**Task item**
Note each line in the data holding the string "source" and report it.

**Extracted records**

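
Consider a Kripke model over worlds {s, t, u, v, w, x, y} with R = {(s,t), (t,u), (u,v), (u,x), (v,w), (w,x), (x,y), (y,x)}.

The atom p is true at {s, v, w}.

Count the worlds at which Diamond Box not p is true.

s: successors {t}; Box not p there: t:T. ✓
t: successors {u}; Box not p there: u:F. ✗
u: successors {v, x}; Box not p there: v:F, x:T. ✓
v: successors {w}; Box not p there: w:T. ✓
w: successors {x}; Box not p there: x:T. ✓
x: successors {y}; Box not p there: y:T. ✓
y: successors {x}; Box not p there: x:T. ✓
Satisfying worlds: {s, u, v, w, x, y}.

6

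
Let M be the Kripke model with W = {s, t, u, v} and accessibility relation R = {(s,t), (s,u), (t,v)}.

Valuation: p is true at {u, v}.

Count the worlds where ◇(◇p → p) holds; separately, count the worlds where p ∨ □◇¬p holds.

2 and 2

For ◇(◇p → p):
s: successors {t, u}; ◇p → p there: t:F, u:T. ✓
t: successors {v}; ◇p → p there: v:T. ✓
u: no successors, so ◇(◇p → p) fails. ✗
v: no successors, so ◇(◇p → p) fails. ✗
— 2 worlds.
For p ∨ □◇¬p:
s: p is F, □◇¬p is F. ✗
t: p is F, □◇¬p is F. ✗
u: p is T, □◇¬p is T. ✓
v: p is T, □◇¬p is T. ✓
— 2 worlds.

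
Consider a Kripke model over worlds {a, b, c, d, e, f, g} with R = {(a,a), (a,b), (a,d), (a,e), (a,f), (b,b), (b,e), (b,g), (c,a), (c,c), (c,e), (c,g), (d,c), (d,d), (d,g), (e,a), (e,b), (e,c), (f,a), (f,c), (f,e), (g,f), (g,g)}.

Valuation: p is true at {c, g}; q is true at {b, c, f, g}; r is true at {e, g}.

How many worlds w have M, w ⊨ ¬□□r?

a: □□r is F. ✓
b: □□r is F. ✓
c: □□r is F. ✓
d: □□r is F. ✓
e: □□r is F. ✓
f: □□r is F. ✓
g: □□r is F. ✓
Satisfying worlds: {a, b, c, d, e, f, g}.

7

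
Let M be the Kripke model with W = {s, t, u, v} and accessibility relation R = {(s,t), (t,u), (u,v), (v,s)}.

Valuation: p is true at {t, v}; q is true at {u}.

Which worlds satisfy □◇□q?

{v}

s: successors {t}; ◇□q there: t:F. ✗
t: successors {u}; ◇□q there: u:F. ✗
u: successors {v}; ◇□q there: v:F. ✗
v: successors {s}; ◇□q there: s:T. ✓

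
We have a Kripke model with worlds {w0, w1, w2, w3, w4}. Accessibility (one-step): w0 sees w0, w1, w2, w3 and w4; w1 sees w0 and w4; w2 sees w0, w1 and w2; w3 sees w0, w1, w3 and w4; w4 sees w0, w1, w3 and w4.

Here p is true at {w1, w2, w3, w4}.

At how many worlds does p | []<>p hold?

w0: p is F, []<>p is T. ✓
w1: p is T, []<>p is T. ✓
w2: p is T, []<>p is T. ✓
w3: p is T, []<>p is T. ✓
w4: p is T, []<>p is T. ✓
Satisfying worlds: {w0, w1, w2, w3, w4}.

5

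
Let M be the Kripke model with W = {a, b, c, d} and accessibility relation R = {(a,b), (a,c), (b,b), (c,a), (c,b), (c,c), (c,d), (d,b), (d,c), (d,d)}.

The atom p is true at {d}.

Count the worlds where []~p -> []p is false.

a: []~p is T, []p is F. ✗
b: []~p is T, []p is F. ✗
c: []~p is F, []p is F. ✓
d: []~p is F, []p is F. ✓
Satisfying worlds: {c, d}.
So []~p -> []p fails at the other 2 worlds.

2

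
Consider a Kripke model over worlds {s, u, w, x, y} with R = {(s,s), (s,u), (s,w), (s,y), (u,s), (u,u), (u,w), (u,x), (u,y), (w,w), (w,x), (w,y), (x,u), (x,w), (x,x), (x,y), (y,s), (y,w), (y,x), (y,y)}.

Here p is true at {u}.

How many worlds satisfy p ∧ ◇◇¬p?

s: p is F, ◇◇¬p is T. ✗
u: p is T, ◇◇¬p is T. ✓
w: p is F, ◇◇¬p is T. ✗
x: p is F, ◇◇¬p is T. ✗
y: p is F, ◇◇¬p is T. ✗
Satisfying worlds: {u}.

1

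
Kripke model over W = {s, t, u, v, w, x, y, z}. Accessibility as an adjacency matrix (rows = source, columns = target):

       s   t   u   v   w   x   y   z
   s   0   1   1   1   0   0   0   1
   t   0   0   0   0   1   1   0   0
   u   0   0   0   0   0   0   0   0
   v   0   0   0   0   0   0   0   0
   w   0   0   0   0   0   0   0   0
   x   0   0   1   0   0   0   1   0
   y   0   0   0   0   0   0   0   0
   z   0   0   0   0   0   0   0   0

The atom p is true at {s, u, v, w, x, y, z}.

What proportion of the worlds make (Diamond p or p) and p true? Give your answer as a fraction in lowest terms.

7/8

s: Diamond p or p is T, p is T. ✓
t: Diamond p or p is T, p is F. ✗
u: Diamond p or p is T, p is T. ✓
v: Diamond p or p is T, p is T. ✓
w: Diamond p or p is T, p is T. ✓
x: Diamond p or p is T, p is T. ✓
y: Diamond p or p is T, p is T. ✓
z: Diamond p or p is T, p is T. ✓
That's 7 of 8 worlds, so 7/8.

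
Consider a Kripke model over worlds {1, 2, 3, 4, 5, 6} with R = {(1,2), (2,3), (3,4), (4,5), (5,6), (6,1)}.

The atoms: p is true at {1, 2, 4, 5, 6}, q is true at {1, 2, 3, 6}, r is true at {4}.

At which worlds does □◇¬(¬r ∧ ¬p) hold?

{2, 3, 4, 5, 6}

1: successors {2}; ◇¬(¬r ∧ ¬p) there: 2:F. ✗
2: successors {3}; ◇¬(¬r ∧ ¬p) there: 3:T. ✓
3: successors {4}; ◇¬(¬r ∧ ¬p) there: 4:T. ✓
4: successors {5}; ◇¬(¬r ∧ ¬p) there: 5:T. ✓
5: successors {6}; ◇¬(¬r ∧ ¬p) there: 6:T. ✓
6: successors {1}; ◇¬(¬r ∧ ¬p) there: 1:T. ✓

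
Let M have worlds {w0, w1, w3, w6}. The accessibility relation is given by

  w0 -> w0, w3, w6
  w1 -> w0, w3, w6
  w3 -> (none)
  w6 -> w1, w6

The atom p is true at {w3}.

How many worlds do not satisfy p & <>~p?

w0: p is F, <>~p is T. ✗
w1: p is F, <>~p is T. ✗
w3: p is T, <>~p is F. ✗
w6: p is F, <>~p is T. ✗
Satisfying worlds: ∅.
So p & <>~p fails at the other 4 worlds.

4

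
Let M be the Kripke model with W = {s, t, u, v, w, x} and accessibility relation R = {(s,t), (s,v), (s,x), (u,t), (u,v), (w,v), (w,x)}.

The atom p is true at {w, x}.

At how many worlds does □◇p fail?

s: successors {t, v, x}; ◇p there: t:F, v:F, x:F. ✗
t: no successors, so □◇p holds vacuously. ✓
u: successors {t, v}; ◇p there: t:F, v:F. ✗
v: no successors, so □◇p holds vacuously. ✓
w: successors {v, x}; ◇p there: v:F, x:F. ✗
x: no successors, so □◇p holds vacuously. ✓
Satisfying worlds: {t, v, x}.
So □◇p fails at the other 3 worlds.

3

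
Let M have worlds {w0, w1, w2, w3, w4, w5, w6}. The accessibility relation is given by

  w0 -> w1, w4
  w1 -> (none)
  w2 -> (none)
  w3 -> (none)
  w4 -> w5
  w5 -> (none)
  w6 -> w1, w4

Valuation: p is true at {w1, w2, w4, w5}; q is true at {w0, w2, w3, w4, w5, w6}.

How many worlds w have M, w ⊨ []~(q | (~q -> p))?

4

w0: successors {w1, w4}; ~(q | (~q -> p)) there: w1:F, w4:F. ✗
w1: no successors, so []~(q | (~q -> p)) holds vacuously. ✓
w2: no successors, so []~(q | (~q -> p)) holds vacuously. ✓
w3: no successors, so []~(q | (~q -> p)) holds vacuously. ✓
w4: successors {w5}; ~(q | (~q -> p)) there: w5:F. ✗
w5: no successors, so []~(q | (~q -> p)) holds vacuously. ✓
w6: successors {w1, w4}; ~(q | (~q -> p)) there: w1:F, w4:F. ✗
Satisfying worlds: {w1, w2, w3, w5}.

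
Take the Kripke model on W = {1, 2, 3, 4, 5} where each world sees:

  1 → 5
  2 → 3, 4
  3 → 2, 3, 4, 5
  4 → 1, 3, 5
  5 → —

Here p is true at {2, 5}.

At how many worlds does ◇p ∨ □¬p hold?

5

1: ◇p is T, □¬p is F. ✓
2: ◇p is F, □¬p is T. ✓
3: ◇p is T, □¬p is F. ✓
4: ◇p is T, □¬p is F. ✓
5: ◇p is F, □¬p is T. ✓
Satisfying worlds: {1, 2, 3, 4, 5}.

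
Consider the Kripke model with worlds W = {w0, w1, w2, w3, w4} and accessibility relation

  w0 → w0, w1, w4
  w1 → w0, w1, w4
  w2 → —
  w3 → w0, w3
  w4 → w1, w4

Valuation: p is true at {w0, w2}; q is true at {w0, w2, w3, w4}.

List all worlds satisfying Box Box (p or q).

w0: successors {w0, w1, w4}; Box (p or q) there: w0:F, w1:F, w4:F. ✗
w1: successors {w0, w1, w4}; Box (p or q) there: w0:F, w1:F, w4:F. ✗
w2: no successors, so Box Box (p or q) holds vacuously. ✓
w3: successors {w0, w3}; Box (p or q) there: w0:F, w3:T. ✗
w4: successors {w1, w4}; Box (p or q) there: w1:F, w4:F. ✗

{w2}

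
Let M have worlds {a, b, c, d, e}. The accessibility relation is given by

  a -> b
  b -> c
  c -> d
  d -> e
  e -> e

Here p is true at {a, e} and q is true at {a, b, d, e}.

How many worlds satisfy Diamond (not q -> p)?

4

a: successors {b}; not q -> p there: b:T. ✓
b: successors {c}; not q -> p there: c:F. ✗
c: successors {d}; not q -> p there: d:T. ✓
d: successors {e}; not q -> p there: e:T. ✓
e: successors {e}; not q -> p there: e:T. ✓
Satisfying worlds: {a, c, d, e}.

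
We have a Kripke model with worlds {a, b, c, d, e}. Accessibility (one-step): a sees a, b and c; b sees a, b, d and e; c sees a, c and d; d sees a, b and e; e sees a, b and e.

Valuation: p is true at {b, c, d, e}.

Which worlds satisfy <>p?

{a, b, c, d, e}

a: successors {a, b, c}; p there: a:F, b:T, c:T. ✓
b: successors {a, b, d, e}; p there: a:F, b:T, d:T, e:T. ✓
c: successors {a, c, d}; p there: a:F, c:T, d:T. ✓
d: successors {a, b, e}; p there: a:F, b:T, e:T. ✓
e: successors {a, b, e}; p there: a:F, b:T, e:T. ✓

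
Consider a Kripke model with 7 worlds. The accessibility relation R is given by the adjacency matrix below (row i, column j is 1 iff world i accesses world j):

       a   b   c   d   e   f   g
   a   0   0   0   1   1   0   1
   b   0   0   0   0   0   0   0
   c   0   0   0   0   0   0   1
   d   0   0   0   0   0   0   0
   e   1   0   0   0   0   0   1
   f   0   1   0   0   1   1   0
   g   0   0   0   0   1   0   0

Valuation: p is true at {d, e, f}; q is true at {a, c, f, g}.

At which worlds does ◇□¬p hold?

{a, f, g}

a: successors {d, e, g}; □¬p there: d:T, e:T, g:F. ✓
b: no successors, so ◇□¬p fails. ✗
c: successors {g}; □¬p there: g:F. ✗
d: no successors, so ◇□¬p fails. ✗
e: successors {a, g}; □¬p there: a:F, g:F. ✗
f: successors {b, e, f}; □¬p there: b:T, e:T, f:F. ✓
g: successors {e}; □¬p there: e:T. ✓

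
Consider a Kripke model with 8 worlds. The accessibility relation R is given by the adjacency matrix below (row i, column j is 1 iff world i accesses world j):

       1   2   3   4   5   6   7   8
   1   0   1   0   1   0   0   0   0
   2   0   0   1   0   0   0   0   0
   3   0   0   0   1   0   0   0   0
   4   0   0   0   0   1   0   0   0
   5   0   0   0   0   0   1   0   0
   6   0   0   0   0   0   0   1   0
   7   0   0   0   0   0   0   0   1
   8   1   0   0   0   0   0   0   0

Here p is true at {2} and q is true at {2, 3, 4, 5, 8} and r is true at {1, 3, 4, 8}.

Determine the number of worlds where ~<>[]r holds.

1: <>[]r is T. ✗
2: <>[]r is T. ✗
3: <>[]r is F. ✓
4: <>[]r is F. ✓
5: <>[]r is F. ✓
6: <>[]r is T. ✗
7: <>[]r is T. ✗
8: <>[]r is F. ✓
Satisfying worlds: {3, 4, 5, 8}.

4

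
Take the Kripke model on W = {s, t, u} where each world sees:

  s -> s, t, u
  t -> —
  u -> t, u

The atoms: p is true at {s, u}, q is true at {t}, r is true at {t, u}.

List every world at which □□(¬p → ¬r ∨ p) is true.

s: successors {s, t, u}; □(¬p → ¬r ∨ p) there: s:F, t:T, u:F. ✗
t: no successors, so □□(¬p → ¬r ∨ p) holds vacuously. ✓
u: successors {t, u}; □(¬p → ¬r ∨ p) there: t:T, u:F. ✗

{t}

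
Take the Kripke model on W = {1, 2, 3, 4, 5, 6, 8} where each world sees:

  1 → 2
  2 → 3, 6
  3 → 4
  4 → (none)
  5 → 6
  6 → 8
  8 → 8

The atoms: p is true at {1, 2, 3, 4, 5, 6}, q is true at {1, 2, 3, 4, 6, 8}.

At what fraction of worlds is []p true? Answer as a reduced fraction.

5/7

1: successors {2}; p there: 2:T. ✓
2: successors {3, 6}; p there: 3:T, 6:T. ✓
3: successors {4}; p there: 4:T. ✓
4: no successors, so []p holds vacuously. ✓
5: successors {6}; p there: 6:T. ✓
6: successors {8}; p there: 8:F. ✗
8: successors {8}; p there: 8:F. ✗
That's 5 of 7 worlds, so 5/7.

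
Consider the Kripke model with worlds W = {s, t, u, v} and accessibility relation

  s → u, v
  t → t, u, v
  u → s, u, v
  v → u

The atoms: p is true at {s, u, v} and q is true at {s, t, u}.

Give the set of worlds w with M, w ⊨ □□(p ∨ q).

s: successors {u, v}; □(p ∨ q) there: u:T, v:T. ✓
t: successors {t, u, v}; □(p ∨ q) there: t:T, u:T, v:T. ✓
u: successors {s, u, v}; □(p ∨ q) there: s:T, u:T, v:T. ✓
v: successors {u}; □(p ∨ q) there: u:T. ✓

{s, t, u, v}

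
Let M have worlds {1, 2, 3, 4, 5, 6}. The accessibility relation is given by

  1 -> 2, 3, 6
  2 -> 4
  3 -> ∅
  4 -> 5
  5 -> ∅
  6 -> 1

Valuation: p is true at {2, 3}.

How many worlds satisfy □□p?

1: successors {2, 3, 6}; □p there: 2:F, 3:T, 6:F. ✗
2: successors {4}; □p there: 4:F. ✗
3: no successors, so □□p holds vacuously. ✓
4: successors {5}; □p there: 5:T. ✓
5: no successors, so □□p holds vacuously. ✓
6: successors {1}; □p there: 1:F. ✗
Satisfying worlds: {3, 4, 5}.

3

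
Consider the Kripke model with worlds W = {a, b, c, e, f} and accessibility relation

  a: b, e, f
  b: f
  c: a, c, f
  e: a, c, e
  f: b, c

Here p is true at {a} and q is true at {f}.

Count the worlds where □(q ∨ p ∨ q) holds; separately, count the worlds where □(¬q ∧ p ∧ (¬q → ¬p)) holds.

For □(q ∨ p ∨ q):
a: successors {b, e, f}; q ∨ p ∨ q there: b:F, e:F, f:T. ✗
b: successors {f}; q ∨ p ∨ q there: f:T. ✓
c: successors {a, c, f}; q ∨ p ∨ q there: a:T, c:F, f:T. ✗
e: successors {a, c, e}; q ∨ p ∨ q there: a:T, c:F, e:F. ✗
f: successors {b, c}; q ∨ p ∨ q there: b:F, c:F. ✗
— 1 world.
For □(¬q ∧ p ∧ (¬q → ¬p)):
a: successors {b, e, f}; ¬q ∧ p ∧ (¬q → ¬p) there: b:F, e:F, f:F. ✗
b: successors {f}; ¬q ∧ p ∧ (¬q → ¬p) there: f:F. ✗
c: successors {a, c, f}; ¬q ∧ p ∧ (¬q → ¬p) there: a:F, c:F, f:F. ✗
e: successors {a, c, e}; ¬q ∧ p ∧ (¬q → ¬p) there: a:F, c:F, e:F. ✗
f: successors {b, c}; ¬q ∧ p ∧ (¬q → ¬p) there: b:F, c:F. ✗
— 0 worlds.

1 and 0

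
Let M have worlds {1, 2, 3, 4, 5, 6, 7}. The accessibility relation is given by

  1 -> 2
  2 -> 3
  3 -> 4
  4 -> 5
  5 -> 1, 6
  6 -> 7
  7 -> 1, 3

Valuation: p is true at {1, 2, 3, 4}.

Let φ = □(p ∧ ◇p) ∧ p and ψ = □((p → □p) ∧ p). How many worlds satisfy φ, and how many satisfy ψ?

2 and 3

For □(p ∧ ◇p) ∧ p:
1: □(p ∧ ◇p) is T, p is T. ✓
2: □(p ∧ ◇p) is T, p is T. ✓
3: □(p ∧ ◇p) is F, p is T. ✗
4: □(p ∧ ◇p) is F, p is T. ✗
5: □(p ∧ ◇p) is F, p is F. ✗
6: □(p ∧ ◇p) is F, p is F. ✗
7: □(p ∧ ◇p) is T, p is F. ✗
— 2 worlds.
For □((p → □p) ∧ p):
1: successors {2}; (p → □p) ∧ p there: 2:T. ✓
2: successors {3}; (p → □p) ∧ p there: 3:T. ✓
3: successors {4}; (p → □p) ∧ p there: 4:F. ✗
4: successors {5}; (p → □p) ∧ p there: 5:F. ✗
5: successors {1, 6}; (p → □p) ∧ p there: 1:T, 6:F. ✗
6: successors {7}; (p → □p) ∧ p there: 7:F. ✗
7: successors {1, 3}; (p → □p) ∧ p there: 1:T, 3:T. ✓
— 3 worlds.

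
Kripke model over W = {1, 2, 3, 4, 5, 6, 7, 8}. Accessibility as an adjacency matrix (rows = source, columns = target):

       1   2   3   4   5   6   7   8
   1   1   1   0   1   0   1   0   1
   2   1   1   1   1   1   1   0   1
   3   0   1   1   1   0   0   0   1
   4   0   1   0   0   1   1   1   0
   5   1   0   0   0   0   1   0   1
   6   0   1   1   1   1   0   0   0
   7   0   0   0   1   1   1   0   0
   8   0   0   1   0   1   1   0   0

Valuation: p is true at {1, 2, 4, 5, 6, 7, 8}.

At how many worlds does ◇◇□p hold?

1: successors {1, 2, 4, 6, 8}; ◇□p there: 1:T, 2:T, 4:T, 6:T, 8:T. ✓
2: successors {1, 2, 3, 4, 5, 6, 8}; ◇□p there: 1:T, 2:T, 3:T, 4:T, 5:T, 6:T, 8:T. ✓
3: successors {2, 3, 4, 8}; ◇□p there: 2:T, 3:T, 4:T, 8:T. ✓
4: successors {2, 5, 6, 7}; ◇□p there: 2:T, 5:T, 6:T, 7:T. ✓
5: successors {1, 6, 8}; ◇□p there: 1:T, 6:T, 8:T. ✓
6: successors {2, 3, 4, 5}; ◇□p there: 2:T, 3:T, 4:T, 5:T. ✓
7: successors {4, 5, 6}; ◇□p there: 4:T, 5:T, 6:T. ✓
8: successors {3, 5, 6}; ◇□p there: 3:T, 5:T, 6:T. ✓
Satisfying worlds: {1, 2, 3, 4, 5, 6, 7, 8}.

8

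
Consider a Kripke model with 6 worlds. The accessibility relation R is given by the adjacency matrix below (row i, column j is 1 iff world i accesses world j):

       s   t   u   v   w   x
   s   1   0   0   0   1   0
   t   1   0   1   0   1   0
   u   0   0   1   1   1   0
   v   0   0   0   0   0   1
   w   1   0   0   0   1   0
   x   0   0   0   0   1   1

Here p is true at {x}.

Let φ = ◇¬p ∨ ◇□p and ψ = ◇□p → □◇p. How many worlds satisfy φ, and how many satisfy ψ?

For ◇¬p ∨ ◇□p:
s: ◇¬p is T, ◇□p is F. ✓
t: ◇¬p is T, ◇□p is F. ✓
u: ◇¬p is T, ◇□p is T. ✓
v: ◇¬p is F, ◇□p is F. ✗
w: ◇¬p is T, ◇□p is F. ✓
x: ◇¬p is T, ◇□p is F. ✓
— 5 worlds.
For ◇□p → □◇p:
s: ◇□p is F, □◇p is F. ✓
t: ◇□p is F, □◇p is F. ✓
u: ◇□p is T, □◇p is F. ✗
v: ◇□p is F, □◇p is T. ✓
w: ◇□p is F, □◇p is F. ✓
x: ◇□p is F, □◇p is F. ✓
— 5 worlds.

5 and 5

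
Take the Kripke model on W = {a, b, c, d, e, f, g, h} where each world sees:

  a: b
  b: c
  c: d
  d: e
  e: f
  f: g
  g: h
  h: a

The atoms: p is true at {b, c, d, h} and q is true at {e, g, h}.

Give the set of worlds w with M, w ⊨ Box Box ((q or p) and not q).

{a, b, h}

a: successors {b}; Box ((q or p) and not q) there: b:T. ✓
b: successors {c}; Box ((q or p) and not q) there: c:T. ✓
c: successors {d}; Box ((q or p) and not q) there: d:F. ✗
d: successors {e}; Box ((q or p) and not q) there: e:F. ✗
e: successors {f}; Box ((q or p) and not q) there: f:F. ✗
f: successors {g}; Box ((q or p) and not q) there: g:F. ✗
g: successors {h}; Box ((q or p) and not q) there: h:F. ✗
h: successors {a}; Box ((q or p) and not q) there: a:T. ✓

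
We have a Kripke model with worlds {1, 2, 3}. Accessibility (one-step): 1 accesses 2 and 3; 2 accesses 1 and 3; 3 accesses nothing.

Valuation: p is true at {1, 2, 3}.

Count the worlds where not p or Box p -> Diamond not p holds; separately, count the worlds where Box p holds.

0 and 3

For not p or Box p -> Diamond not p:
1: not p or Box p is T, Diamond not p is F. ✗
2: not p or Box p is T, Diamond not p is F. ✗
3: not p or Box p is T, Diamond not p is F. ✗
— 0 worlds.
For Box p:
1: successors {2, 3}; p there: 2:T, 3:T. ✓
2: successors {1, 3}; p there: 1:T, 3:T. ✓
3: no successors, so Box p holds vacuously. ✓
— 3 worlds.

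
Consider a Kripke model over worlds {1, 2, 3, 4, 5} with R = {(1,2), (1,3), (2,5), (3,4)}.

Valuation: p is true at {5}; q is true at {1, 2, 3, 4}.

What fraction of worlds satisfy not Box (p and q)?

1: Box (p and q) is F. ✓
2: Box (p and q) is F. ✓
3: Box (p and q) is F. ✓
4: Box (p and q) is T. ✗
5: Box (p and q) is T. ✗
That's 3 of 5 worlds, so 3/5.

3/5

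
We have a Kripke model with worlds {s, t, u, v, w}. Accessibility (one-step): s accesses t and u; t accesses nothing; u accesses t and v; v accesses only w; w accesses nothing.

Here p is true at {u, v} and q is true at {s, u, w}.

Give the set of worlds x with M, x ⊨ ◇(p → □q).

{s, u, v}

s: successors {t, u}; p → □q there: t:T, u:F. ✓
t: no successors, so ◇(p → □q) fails. ✗
u: successors {t, v}; p → □q there: t:T, v:T. ✓
v: successors {w}; p → □q there: w:T. ✓
w: no successors, so ◇(p → □q) fails. ✗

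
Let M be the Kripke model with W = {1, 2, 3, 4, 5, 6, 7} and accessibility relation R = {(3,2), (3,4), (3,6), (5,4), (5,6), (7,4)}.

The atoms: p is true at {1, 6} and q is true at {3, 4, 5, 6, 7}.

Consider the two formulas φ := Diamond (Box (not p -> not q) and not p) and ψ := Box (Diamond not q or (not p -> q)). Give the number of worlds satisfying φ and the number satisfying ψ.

For Diamond (Box (not p -> not q) and not p):
1: no successors, so Diamond (Box (not p -> not q) and not p) fails. ✗
2: no successors, so Diamond (Box (not p -> not q) and not p) fails. ✗
3: successors {2, 4, 6}; Box (not p -> not q) and not p there: 2:T, 4:T, 6:F. ✓
4: no successors, so Diamond (Box (not p -> not q) and not p) fails. ✗
5: successors {4, 6}; Box (not p -> not q) and not p there: 4:T, 6:F. ✓
6: no successors, so Diamond (Box (not p -> not q) and not p) fails. ✗
7: successors {4}; Box (not p -> not q) and not p there: 4:T. ✓
— 3 worlds.
For Box (Diamond not q or (not p -> q)):
1: no successors, so Box (Diamond not q or (not p -> q)) holds vacuously. ✓
2: no successors, so Box (Diamond not q or (not p -> q)) holds vacuously. ✓
3: successors {2, 4, 6}; Diamond not q or (not p -> q) there: 2:F, 4:T, 6:T. ✗
4: no successors, so Box (Diamond not q or (not p -> q)) holds vacuously. ✓
5: successors {4, 6}; Diamond not q or (not p -> q) there: 4:T, 6:T. ✓
6: no successors, so Box (Diamond not q or (not p -> q)) holds vacuously. ✓
7: successors {4}; Diamond not q or (not p -> q) there: 4:T. ✓
— 6 worlds.

3 and 6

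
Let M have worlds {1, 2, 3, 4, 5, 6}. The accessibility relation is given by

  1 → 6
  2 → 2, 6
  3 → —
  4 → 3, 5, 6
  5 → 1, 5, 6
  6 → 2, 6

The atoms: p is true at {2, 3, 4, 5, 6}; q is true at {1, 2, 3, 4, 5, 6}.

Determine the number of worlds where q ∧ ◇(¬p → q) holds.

5

1: q is T, ◇(¬p → q) is T. ✓
2: q is T, ◇(¬p → q) is T. ✓
3: q is T, ◇(¬p → q) is F. ✗
4: q is T, ◇(¬p → q) is T. ✓
5: q is T, ◇(¬p → q) is T. ✓
6: q is T, ◇(¬p → q) is T. ✓
Satisfying worlds: {1, 2, 4, 5, 6}.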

**Result for this task**
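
Kripke model over W = {s, t, u, v, w, x, y, z}. Accessibility as an adjacency matrix (rows = source, columns = target):
Kripke model over W = {1, 2, 3, 4, 5, 6, 7, 8}. Accessibility as an adjacency matrix (rows = source, columns = target):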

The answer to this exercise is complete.